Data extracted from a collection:
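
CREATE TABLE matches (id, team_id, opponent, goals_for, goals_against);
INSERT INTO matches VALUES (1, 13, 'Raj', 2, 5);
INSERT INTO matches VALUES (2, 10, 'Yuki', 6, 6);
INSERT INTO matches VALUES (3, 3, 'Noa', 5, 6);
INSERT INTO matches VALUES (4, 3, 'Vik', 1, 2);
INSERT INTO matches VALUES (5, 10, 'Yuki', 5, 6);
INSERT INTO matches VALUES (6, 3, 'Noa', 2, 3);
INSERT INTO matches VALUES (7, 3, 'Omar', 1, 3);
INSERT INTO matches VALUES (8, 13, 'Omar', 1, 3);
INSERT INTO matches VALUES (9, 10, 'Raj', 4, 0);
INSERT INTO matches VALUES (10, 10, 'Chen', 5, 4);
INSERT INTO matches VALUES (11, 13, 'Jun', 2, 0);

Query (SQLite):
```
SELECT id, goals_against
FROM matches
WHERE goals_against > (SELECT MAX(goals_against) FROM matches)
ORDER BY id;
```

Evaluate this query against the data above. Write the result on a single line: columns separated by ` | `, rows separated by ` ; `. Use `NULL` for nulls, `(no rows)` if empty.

Scalar subquery: MAX(goals_against) over all matches rows = 6.
Keep rows where goals_against > that value.

(no rows)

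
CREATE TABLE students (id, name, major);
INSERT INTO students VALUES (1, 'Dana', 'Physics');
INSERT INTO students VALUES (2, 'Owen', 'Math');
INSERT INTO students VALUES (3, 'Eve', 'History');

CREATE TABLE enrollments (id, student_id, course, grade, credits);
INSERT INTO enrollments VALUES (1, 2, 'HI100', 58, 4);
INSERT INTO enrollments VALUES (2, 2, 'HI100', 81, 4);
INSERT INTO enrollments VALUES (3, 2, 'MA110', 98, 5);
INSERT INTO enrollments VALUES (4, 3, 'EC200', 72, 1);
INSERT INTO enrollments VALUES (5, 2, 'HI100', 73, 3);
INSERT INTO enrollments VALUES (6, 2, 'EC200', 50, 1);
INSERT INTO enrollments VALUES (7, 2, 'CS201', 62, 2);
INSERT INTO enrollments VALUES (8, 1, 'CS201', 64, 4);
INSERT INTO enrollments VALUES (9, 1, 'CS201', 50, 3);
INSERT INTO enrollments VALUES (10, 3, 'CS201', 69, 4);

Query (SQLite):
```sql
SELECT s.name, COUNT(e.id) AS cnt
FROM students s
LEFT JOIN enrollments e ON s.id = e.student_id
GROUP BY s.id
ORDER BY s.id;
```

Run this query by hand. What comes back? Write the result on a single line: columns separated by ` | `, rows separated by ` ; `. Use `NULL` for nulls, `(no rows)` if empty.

Dana | 2 ; Owen | 6 ; Eve | 2

LEFT JOIN keeps every students row; unmatched ones get NULL for enrollments columns.
Group by students.id and compute COUNT(e.id). COUNT(col) of an all-NULL group is 0.
  1: ids {8, 9} → COUNT(e.id)=2
  2: ids {1, 2, 3, 5, 6, 7} → COUNT(e.id)=6
  3: ids {4, 10} → COUNT(e.id)=2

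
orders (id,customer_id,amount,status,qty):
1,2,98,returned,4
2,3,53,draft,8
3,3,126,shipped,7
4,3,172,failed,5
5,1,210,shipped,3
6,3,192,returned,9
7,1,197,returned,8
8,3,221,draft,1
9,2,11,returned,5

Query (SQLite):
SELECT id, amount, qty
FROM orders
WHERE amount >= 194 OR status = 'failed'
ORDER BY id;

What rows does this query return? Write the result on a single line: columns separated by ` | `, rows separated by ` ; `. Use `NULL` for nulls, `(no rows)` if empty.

amount >= 194: ids {5, 7, 8}
status = 'failed': ids {4}
Combine with OR.

4 | 172 | 5 ; 5 | 210 | 3 ; 7 | 197 | 8 ; 8 | 221 | 1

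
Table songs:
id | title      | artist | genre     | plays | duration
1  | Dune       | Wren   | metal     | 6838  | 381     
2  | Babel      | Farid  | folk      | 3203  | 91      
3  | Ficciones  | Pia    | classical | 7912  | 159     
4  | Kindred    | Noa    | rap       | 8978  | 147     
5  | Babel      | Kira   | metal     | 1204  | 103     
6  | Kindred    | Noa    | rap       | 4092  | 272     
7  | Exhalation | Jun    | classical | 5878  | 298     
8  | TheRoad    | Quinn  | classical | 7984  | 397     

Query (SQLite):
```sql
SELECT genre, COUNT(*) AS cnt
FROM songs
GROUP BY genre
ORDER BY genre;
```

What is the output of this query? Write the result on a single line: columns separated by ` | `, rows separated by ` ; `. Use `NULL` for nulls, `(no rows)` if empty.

Partition songs by genre; compute COUNT(*) within each group.
  classical: ids {3, 7, 8} → COUNT(*)=3
  folk: ids {2} → COUNT(*)=1
  metal: ids {1, 5} → COUNT(*)=2
  rap: ids {4, 6} → COUNT(*)=2

classical | 3 ; folk | 1 ; metal | 2 ; rap | 2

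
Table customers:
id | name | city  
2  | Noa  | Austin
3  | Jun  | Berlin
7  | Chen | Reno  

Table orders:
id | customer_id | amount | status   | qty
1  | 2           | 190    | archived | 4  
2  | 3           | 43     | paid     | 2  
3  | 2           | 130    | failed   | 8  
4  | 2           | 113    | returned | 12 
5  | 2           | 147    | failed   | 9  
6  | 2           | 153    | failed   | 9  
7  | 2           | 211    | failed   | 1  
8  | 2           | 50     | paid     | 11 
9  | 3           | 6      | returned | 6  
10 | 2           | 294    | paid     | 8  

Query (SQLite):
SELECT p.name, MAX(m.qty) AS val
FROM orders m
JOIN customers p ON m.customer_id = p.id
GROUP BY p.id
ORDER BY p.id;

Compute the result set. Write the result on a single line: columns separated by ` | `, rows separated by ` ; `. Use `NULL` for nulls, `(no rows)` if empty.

Join each orders row to its customers via customer_id.
Group joined rows by customers.id; compute MAX(m.qty) per group.
  2: ids {1, 3, 4, 5, 6, 7, 8, 10} → MAX(m.qty)=12
  3: ids {2, 9} → MAX(m.qty)=6

Noa | 12 ; Jun | 6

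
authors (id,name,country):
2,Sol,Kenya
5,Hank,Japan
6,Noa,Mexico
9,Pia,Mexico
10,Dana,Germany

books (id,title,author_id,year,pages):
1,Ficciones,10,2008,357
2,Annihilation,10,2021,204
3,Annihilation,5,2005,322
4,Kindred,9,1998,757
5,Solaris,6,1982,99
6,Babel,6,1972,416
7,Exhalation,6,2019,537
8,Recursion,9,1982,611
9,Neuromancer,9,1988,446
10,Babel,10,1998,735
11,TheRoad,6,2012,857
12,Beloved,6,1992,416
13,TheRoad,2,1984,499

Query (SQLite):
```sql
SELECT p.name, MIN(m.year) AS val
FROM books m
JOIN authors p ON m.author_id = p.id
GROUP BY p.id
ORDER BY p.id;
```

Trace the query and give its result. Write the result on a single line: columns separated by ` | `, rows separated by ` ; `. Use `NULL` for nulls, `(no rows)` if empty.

Sol | 1984 ; Hank | 2005 ; Noa | 1972 ; Pia | 1982 ; Dana | 1998

Join each books row to its authors via author_id.
Group joined rows by authors.id; compute MIN(m.year) per group.
  2: ids {13} → MIN(m.year)=1984
  5: ids {3} → MIN(m.year)=2005
  6: ids {5, 6, 7, 11, 12} → MIN(m.year)=1972
  9: ids {4, 8, 9} → MIN(m.year)=1982
  10: ids {1, 2, 10} → MIN(m.year)=1998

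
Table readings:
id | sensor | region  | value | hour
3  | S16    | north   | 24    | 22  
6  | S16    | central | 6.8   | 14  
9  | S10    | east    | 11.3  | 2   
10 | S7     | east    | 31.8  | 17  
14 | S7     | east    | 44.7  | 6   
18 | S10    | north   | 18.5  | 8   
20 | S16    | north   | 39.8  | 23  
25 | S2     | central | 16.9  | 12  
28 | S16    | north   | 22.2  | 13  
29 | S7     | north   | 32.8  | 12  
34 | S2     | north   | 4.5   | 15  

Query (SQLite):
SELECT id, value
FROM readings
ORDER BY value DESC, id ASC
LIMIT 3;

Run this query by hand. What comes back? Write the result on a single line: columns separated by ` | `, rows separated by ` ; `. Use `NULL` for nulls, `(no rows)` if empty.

Sort by value desc, tiebreak id asc: (44.7, id=14), (39.8, id=20), (32.8, id=29), (31.8, id=10), (24, id=3), (22.2, id=28) …. Take first 3.

14 | 44.7 ; 20 | 39.8 ; 29 | 32.8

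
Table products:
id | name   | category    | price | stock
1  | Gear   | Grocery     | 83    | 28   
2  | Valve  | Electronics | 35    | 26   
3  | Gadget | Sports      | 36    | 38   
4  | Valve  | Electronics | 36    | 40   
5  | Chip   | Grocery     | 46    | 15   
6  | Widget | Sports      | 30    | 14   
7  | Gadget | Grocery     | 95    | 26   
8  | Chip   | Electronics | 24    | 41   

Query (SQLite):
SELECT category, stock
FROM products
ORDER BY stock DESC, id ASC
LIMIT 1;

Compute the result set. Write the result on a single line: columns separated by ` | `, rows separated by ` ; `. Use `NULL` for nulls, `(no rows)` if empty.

Electronics | 41

Sort by stock desc, tiebreak id asc: (41, id=8), (40, id=4), (38, id=3), (28, id=1) …. Take first 1.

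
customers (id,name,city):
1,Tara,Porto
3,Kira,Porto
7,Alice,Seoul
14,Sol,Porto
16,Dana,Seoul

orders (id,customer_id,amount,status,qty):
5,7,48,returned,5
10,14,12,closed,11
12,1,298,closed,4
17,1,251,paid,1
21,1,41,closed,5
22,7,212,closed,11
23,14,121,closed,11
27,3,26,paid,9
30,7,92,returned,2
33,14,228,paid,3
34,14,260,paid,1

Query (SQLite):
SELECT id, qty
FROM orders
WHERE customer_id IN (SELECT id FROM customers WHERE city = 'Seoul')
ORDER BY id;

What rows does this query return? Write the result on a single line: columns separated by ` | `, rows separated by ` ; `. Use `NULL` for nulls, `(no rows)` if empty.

5 | 5 ; 22 | 11 ; 30 | 2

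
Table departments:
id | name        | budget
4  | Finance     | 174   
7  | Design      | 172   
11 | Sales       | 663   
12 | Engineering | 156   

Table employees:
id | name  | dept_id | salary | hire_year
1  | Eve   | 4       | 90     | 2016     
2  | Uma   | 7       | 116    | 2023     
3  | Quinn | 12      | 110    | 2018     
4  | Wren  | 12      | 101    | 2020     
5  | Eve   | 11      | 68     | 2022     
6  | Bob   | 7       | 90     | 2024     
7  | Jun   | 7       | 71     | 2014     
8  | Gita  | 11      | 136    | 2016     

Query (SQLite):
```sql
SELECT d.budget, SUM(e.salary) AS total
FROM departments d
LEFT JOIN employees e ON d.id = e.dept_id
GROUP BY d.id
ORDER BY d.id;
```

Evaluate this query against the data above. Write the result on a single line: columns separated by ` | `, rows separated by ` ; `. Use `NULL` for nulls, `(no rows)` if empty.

LEFT JOIN keeps every departments row; unmatched ones get NULL for employees columns.
Group by departments.id and compute SUM(e.salary). SUM over an all-NULL group is NULL.
  4: ids {1} → SUM(e.salary)=90
  7: ids {2, 6, 7} → SUM(e.salary)=277
  11: ids {5, 8} → SUM(e.salary)=204
  12: ids {3, 4} → SUM(e.salary)=211

174 | 90 ; 172 | 277 ; 663 | 204 ; 156 | 211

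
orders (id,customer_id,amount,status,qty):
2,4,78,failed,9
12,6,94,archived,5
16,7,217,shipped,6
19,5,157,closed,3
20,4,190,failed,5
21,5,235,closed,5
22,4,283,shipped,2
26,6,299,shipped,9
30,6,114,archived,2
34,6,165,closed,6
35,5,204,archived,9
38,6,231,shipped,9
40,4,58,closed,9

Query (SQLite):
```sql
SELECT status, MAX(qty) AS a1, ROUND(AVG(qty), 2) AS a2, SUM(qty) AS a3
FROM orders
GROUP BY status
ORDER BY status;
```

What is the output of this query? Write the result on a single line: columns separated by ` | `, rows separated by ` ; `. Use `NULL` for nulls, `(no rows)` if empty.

Group orders by status.
Per group compute: MAX(qty), ROUND(AVG(qty), 2), SUM(qty).
  archived: ids {12, 30, 35} → MAX(qty)=9, ROUND(AVG(qty), 2)=5.33, SUM(qty)=16
  closed: ids {19, 21, 34, 40} → MAX(qty)=9, ROUND(AVG(qty), 2)=5.75, SUM(qty)=23
  failed: ids {2, 20} → MAX(qty)=9, ROUND(AVG(qty), 2)=7, SUM(qty)=14
  shipped: ids {16, 22, 26, 38} → MAX(qty)=9, ROUND(AVG(qty), 2)=6.5, SUM(qty)=26

archived | 9 | 5.33 | 16 ; closed | 9 | 5.75 | 23 ; failed | 9 | 7 | 14 ; shipped | 9 | 6.5 | 26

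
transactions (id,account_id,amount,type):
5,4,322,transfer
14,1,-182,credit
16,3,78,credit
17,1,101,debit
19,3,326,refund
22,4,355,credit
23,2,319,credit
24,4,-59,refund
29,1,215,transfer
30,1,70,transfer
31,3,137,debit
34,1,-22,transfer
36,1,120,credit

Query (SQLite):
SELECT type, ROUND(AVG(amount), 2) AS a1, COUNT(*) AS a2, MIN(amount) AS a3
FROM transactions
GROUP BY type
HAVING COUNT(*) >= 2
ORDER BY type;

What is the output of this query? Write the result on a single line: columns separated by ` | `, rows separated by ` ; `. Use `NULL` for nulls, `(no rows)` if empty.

credit | 138 | 5 | -182 ; debit | 119 | 2 | 101 ; refund | 133.5 | 2 | -59 ; transfer | 146.25 | 4 | -22

Group transactions by type.
Per group compute: ROUND(AVG(amount), 2), COUNT(*), MIN(amount).
HAVING: drop groups with fewer than 2 rows.
  credit: ids {14, 16, 22, 23, 36} → ROUND(AVG(amount), 2)=138, COUNT(*)=5, MIN(amount)=-182
  debit: ids {17, 31} → ROUND(AVG(amount), 2)=119, COUNT(*)=2, MIN(amount)=101
  refund: ids {19, 24} → ROUND(AVG(amount), 2)=133.5, COUNT(*)=2, MIN(amount)=-59
  transfer: ids {5, 29, 30, 34} → ROUND(AVG(amount), 2)=146.25, COUNT(*)=4, MIN(amount)=-22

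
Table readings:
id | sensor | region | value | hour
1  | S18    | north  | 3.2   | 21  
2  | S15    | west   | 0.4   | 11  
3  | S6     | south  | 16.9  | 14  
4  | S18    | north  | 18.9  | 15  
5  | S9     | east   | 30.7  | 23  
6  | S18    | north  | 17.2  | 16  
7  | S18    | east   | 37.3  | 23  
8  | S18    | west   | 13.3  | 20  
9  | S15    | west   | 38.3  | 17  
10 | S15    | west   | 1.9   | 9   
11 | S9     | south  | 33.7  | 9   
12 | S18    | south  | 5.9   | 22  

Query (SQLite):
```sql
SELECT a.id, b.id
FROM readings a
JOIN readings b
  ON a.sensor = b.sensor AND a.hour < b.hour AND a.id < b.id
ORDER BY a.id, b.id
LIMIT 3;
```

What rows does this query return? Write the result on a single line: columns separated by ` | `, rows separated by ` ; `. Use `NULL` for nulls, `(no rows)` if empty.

1 | 7 ; 1 | 12 ; 2 | 9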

## ASSIGNMENT:
Report the lines above that contain "Gadget".

## FINISHED EXERCISE:
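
3  | Gadget | Sports      | 36    | 38   
7  | Gadget | Grocery     | 95    | 26   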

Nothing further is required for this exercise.